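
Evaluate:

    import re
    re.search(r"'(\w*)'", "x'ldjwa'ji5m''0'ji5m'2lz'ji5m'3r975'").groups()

`re.search` scans for the first position where the pattern succeeds.
The match spans [1:8] → "'ldjwa'".
Captured: group 1 = 'ldjwa'.

('ldjwa',)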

________________

- _WHAT YOU SHOULD DO_
Transcribe every entry verbatim.

- _ANSWER SECTION_
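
Evaluate:

    import re
    re.search(r"'(\w*)'", "x'ldjwa'ji5m''0'ji5m'2lz'ji5m'3r975'").groups()

`re.search` scans for the first position where the pattern succeeds.
The match spans [1:8] → "'ldjwa'".
Captured: group 1 = 'ldjwa'.

('ldjwa',)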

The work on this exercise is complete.